▶ **REQUIRED WORK**
The lines to copy are those in the listing that hold the word "Consider".

══ DATA

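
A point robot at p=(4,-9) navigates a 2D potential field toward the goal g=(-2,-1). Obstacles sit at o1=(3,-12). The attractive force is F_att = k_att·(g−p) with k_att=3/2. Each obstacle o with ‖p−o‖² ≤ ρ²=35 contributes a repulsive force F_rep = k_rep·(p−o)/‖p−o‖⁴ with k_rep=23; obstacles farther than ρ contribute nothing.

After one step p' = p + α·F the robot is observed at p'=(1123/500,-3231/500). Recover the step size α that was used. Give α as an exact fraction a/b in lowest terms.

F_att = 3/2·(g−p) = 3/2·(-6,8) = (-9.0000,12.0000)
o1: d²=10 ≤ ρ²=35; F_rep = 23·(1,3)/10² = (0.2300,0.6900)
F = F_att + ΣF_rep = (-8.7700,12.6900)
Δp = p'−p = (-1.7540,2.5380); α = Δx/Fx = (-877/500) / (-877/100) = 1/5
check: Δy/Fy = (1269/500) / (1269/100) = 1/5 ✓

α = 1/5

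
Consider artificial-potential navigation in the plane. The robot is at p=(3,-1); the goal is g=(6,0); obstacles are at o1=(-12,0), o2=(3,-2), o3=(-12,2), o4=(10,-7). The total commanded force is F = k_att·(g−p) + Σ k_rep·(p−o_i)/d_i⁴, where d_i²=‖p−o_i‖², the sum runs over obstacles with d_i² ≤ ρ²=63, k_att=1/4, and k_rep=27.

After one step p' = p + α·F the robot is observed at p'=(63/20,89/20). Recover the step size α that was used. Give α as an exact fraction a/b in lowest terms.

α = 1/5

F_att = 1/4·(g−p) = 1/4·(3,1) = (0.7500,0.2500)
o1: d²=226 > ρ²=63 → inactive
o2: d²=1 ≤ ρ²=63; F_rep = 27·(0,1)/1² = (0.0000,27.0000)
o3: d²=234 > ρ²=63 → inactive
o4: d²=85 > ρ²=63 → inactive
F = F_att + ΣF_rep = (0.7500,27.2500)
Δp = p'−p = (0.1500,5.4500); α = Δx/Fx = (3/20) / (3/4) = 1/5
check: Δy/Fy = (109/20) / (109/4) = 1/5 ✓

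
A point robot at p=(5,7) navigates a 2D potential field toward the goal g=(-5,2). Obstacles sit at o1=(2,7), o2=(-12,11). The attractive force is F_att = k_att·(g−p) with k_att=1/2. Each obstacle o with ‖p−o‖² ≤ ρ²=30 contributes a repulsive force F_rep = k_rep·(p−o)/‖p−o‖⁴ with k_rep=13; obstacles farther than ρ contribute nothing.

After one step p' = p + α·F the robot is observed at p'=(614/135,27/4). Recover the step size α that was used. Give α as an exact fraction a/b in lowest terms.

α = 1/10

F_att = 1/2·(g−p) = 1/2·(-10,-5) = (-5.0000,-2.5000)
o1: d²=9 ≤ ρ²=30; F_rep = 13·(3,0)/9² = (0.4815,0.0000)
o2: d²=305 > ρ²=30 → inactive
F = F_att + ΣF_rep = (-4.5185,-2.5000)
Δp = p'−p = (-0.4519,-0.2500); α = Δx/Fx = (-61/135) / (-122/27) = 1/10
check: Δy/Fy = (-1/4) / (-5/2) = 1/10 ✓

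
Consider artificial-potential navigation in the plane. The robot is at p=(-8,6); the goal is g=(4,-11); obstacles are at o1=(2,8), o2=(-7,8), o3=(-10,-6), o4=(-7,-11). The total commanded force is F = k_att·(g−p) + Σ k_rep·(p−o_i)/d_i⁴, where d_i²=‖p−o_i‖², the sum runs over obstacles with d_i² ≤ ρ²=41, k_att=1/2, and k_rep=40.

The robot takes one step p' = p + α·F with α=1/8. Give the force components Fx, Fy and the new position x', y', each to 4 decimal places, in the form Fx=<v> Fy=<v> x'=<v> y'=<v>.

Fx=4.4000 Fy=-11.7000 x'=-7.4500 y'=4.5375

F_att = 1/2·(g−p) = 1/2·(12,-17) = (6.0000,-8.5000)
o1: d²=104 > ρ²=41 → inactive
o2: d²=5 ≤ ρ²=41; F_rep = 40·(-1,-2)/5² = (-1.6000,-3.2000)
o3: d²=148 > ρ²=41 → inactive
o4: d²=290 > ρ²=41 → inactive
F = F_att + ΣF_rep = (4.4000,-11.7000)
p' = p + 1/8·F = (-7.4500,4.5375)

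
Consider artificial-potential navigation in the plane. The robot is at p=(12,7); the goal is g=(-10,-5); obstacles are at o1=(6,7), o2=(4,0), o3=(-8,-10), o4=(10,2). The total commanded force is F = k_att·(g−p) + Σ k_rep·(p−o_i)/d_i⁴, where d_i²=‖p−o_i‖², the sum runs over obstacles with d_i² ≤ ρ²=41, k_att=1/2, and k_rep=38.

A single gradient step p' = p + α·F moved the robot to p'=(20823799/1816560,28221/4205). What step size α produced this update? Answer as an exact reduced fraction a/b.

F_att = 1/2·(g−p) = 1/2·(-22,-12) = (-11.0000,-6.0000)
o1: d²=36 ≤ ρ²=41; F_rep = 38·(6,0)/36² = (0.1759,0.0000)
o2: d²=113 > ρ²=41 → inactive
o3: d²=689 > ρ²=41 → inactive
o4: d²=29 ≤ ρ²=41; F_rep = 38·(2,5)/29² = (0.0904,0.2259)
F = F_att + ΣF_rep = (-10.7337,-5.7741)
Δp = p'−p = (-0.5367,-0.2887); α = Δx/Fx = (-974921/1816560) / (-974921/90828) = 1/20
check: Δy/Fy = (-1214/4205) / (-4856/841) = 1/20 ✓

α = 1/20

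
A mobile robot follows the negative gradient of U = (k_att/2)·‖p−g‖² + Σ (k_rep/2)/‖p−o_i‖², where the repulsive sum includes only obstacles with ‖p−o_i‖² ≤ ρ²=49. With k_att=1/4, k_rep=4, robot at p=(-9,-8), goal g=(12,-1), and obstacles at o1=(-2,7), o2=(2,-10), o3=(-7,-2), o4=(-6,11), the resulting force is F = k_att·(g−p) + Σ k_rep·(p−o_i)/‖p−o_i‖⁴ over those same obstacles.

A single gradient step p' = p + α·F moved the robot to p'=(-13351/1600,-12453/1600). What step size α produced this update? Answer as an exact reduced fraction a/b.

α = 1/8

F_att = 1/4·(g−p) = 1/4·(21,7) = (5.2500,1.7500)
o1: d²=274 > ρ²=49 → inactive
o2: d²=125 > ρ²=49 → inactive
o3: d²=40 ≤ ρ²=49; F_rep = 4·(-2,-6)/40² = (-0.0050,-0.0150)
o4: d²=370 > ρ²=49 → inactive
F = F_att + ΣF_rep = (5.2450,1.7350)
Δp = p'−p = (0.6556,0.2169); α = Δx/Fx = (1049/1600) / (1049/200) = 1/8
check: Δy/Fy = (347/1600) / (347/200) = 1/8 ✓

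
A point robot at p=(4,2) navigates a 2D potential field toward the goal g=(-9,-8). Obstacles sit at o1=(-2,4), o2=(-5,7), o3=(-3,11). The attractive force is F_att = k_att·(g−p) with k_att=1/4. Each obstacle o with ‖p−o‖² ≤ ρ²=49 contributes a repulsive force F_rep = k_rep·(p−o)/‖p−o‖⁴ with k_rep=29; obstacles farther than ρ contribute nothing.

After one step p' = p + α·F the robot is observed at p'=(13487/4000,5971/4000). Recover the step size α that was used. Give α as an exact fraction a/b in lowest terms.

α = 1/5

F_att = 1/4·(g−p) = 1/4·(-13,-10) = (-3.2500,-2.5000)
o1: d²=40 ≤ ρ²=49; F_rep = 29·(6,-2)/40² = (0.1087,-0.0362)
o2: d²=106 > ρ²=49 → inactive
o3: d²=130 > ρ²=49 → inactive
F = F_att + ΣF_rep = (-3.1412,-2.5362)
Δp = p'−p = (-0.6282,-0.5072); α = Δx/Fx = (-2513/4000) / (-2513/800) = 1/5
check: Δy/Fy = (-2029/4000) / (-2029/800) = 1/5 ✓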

════
══ DATA

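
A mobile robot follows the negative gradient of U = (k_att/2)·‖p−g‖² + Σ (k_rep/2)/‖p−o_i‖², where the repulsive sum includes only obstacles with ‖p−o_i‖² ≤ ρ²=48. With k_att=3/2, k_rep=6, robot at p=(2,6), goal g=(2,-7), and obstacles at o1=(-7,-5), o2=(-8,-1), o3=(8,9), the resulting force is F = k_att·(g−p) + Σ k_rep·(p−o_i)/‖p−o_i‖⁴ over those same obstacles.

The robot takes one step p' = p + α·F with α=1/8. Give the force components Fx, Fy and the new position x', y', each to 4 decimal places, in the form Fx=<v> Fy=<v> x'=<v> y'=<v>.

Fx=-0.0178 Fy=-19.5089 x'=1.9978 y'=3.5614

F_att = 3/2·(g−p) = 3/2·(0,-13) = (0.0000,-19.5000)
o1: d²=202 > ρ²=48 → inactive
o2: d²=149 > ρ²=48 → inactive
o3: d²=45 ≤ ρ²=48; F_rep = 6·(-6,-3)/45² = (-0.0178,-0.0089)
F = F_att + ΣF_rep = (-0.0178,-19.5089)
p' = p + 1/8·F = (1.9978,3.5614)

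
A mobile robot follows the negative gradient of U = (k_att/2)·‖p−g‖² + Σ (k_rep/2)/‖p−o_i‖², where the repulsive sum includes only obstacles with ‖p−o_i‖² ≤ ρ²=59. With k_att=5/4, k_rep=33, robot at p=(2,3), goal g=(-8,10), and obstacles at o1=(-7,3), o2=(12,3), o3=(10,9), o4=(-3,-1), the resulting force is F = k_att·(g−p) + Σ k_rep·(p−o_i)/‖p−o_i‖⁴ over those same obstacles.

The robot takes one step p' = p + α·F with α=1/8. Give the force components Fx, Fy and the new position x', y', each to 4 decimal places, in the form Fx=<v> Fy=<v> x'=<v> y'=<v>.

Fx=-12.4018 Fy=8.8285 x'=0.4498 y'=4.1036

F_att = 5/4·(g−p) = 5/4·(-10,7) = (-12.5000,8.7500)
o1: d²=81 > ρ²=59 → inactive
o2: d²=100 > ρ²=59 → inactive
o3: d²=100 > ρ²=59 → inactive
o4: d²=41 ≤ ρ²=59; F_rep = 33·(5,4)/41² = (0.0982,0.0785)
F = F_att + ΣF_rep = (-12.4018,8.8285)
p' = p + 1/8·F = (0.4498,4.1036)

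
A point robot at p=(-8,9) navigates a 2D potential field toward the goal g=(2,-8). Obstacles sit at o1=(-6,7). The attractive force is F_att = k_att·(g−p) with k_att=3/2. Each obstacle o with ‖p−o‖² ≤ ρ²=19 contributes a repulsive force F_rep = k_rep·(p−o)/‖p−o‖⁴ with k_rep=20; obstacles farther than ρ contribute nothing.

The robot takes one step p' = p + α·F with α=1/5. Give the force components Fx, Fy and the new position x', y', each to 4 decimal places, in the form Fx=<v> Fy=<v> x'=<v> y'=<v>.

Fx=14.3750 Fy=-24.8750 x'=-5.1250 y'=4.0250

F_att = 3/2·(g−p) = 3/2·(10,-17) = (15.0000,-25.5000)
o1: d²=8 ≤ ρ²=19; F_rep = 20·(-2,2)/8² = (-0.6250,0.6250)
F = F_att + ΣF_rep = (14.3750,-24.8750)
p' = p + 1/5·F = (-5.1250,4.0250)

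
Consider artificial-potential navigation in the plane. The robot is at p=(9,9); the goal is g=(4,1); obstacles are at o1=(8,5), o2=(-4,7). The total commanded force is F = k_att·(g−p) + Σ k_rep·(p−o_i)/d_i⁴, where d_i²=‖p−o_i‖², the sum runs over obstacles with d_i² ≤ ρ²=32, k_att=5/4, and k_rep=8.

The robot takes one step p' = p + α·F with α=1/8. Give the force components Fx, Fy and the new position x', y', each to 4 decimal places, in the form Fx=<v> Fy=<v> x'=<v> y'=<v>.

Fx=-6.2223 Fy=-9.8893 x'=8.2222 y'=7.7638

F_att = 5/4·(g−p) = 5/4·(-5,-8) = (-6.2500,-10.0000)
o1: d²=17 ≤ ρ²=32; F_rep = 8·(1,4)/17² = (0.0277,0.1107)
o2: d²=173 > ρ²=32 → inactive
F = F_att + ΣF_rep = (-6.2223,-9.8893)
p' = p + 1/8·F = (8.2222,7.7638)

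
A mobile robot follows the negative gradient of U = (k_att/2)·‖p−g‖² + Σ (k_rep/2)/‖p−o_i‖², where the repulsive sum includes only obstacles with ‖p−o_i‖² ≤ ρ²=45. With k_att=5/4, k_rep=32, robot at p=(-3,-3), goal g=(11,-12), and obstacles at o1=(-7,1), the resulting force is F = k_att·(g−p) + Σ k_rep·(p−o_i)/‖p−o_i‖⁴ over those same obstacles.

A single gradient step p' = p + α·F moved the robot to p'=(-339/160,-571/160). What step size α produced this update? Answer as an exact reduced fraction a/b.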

════
══ DATA

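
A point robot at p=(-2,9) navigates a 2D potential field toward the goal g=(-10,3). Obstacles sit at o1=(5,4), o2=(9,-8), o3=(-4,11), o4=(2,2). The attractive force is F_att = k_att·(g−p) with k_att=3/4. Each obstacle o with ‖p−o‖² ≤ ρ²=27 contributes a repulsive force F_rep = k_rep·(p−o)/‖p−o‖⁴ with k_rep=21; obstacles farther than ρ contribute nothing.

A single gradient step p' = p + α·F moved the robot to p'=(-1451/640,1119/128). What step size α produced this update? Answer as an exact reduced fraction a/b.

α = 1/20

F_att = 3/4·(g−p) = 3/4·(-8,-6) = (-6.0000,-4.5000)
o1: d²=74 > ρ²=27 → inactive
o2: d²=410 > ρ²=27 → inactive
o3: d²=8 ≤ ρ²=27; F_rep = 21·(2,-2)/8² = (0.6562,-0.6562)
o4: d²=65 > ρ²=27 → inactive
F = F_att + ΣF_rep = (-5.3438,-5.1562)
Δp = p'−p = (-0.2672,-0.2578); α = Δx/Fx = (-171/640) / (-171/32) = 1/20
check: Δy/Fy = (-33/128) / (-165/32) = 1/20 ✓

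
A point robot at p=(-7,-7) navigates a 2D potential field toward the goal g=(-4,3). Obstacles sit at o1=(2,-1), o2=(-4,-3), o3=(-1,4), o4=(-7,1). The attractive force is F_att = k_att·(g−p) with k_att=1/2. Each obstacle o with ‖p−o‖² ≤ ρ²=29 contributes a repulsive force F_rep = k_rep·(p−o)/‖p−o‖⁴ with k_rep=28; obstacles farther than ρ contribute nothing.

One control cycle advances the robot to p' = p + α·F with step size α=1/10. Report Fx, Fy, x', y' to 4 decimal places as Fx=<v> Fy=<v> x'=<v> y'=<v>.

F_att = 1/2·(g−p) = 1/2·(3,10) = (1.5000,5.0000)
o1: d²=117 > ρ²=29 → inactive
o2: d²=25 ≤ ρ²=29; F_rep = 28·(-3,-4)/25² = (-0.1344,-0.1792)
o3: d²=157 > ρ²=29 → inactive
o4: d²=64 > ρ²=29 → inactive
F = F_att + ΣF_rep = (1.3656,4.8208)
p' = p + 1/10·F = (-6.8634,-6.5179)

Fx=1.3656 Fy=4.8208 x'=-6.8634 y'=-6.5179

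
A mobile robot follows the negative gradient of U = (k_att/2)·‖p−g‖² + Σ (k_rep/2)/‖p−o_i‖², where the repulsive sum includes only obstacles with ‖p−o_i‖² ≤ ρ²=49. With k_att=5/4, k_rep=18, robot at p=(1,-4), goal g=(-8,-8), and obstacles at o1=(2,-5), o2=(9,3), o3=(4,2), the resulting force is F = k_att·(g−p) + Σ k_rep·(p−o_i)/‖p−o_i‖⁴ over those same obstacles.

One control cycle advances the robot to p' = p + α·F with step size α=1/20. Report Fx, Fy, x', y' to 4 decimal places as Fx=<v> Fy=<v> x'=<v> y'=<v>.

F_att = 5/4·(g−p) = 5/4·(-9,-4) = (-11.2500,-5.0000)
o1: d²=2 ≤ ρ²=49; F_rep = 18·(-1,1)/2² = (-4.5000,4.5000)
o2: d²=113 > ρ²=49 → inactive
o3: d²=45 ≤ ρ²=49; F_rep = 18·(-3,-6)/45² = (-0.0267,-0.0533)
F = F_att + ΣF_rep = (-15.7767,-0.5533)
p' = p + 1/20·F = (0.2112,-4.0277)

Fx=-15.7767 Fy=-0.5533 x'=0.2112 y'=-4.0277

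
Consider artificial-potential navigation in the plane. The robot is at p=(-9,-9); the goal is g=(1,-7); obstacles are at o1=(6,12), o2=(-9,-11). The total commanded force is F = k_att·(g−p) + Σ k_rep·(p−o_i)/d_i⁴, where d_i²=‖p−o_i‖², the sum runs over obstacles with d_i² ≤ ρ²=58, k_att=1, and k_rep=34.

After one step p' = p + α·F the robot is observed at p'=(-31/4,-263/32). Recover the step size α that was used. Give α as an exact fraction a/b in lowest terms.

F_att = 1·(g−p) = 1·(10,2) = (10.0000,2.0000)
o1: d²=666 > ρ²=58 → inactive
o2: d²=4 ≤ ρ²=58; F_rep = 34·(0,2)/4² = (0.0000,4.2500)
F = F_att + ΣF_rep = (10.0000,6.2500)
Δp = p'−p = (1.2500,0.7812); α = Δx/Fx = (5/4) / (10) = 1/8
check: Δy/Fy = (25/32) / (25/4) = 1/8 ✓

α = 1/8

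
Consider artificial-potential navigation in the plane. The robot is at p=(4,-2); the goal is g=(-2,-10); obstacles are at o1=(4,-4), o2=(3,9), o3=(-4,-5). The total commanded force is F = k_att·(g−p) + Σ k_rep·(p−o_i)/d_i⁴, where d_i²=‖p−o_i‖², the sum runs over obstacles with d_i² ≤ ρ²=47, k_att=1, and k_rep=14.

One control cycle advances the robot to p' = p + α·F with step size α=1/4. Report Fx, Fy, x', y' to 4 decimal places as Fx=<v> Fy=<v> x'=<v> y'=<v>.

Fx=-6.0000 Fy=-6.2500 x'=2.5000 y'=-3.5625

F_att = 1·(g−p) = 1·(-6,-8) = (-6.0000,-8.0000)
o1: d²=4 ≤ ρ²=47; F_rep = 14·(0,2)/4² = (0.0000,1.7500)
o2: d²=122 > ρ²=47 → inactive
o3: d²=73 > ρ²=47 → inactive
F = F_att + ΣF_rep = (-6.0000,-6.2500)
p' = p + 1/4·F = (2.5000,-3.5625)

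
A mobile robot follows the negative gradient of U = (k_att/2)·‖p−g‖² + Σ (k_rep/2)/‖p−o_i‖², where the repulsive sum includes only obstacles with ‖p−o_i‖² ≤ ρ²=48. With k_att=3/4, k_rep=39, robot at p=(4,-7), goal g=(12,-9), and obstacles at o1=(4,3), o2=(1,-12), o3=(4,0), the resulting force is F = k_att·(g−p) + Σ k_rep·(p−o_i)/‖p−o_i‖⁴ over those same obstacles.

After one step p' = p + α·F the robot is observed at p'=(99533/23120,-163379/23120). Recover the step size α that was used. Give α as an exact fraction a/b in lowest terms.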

════

▶ **SOLUTION FOR THIS PROBLEM**
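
Consider artificial-potential navigation in the plane. The robot is at p=(3,-1); the goal is g=(6,0); obstacles are at o1=(-12,0), o2=(3,-2), o3=(-12,2), o4=(10,-7). The total commanded force is F = k_att·(g−p) + Σ k_rep·(p−o_i)/d_i⁴, where d_i²=‖p−o_i‖², the sum runs over obstacles with d_i² ≤ ρ²=63, k_att=1/4, and k_rep=27.
Consider artificial-potential navigation in the plane. The robot is at p=(-8,6); the goal is g=(4,-11); obstacles are at o1=(2,8), o2=(-7,8), o3=(-10,-6), o4=(-7,-11). The total commanded force is F = k_att·(g−p) + Σ k_rep·(p−o_i)/d_i⁴, where d_i²=‖p−o_i‖², the sum runs over obstacles with d_i² ≤ ρ²=41, k_att=1/2, and k_rep=40.
Consider artificial-potential navigation in the plane. The robot is at p=(12,7); the goal is g=(-10,-5); obstacles are at o1=(6,7), o2=(4,0), o3=(-8,-10), o4=(10,2). The total commanded force is F = k_att·(g−p) + Σ k_rep·(p−o_i)/d_i⁴, where d_i²=‖p−o_i‖², the sum runs over obstacles with d_i² ≤ ρ²=41, k_att=1/2, and k_rep=38.
Consider artificial-potential navigation in the plane. The robot is at p=(9,9); the goal is g=(4,1); obstacles are at o1=(8,5), o2=(-4,7). The total commanded force is F = k_att·(g−p) + Σ k_rep·(p−o_i)/d_i⁴, where d_i²=‖p−o_i‖², the sum runs over obstacles with d_i² ≤ ρ²=32, k_att=5/4, and k_rep=8.
Consider artificial-potential navigation in the plane. The robot is at p=(-9,-9); the goal is g=(1,-7); obstacles are at o1=(6,12), o2=(-9,-11). The total commanded force is F = k_att·(g−p) + Σ k_rep·(p−o_i)/d_i⁴, where d_i²=‖p−o_i‖², the sum runs over obstacles with d_i² ≤ ρ²=58, k_att=1, and k_rep=34.
Consider artificial-potential navigation in the plane. The robot is at p=(4,-2); the goal is g=(-2,-10); obstacles are at o1=(4,-4), o2=(3,9), o3=(-4,-5). The total commanded force is F = k_att·(g−p) + Σ k_rep·(p−o_i)/d_i⁴, where d_i²=‖p−o_i‖², the sum runs over obstacles with d_i² ≤ ρ²=47, k_att=1, and k_rep=14.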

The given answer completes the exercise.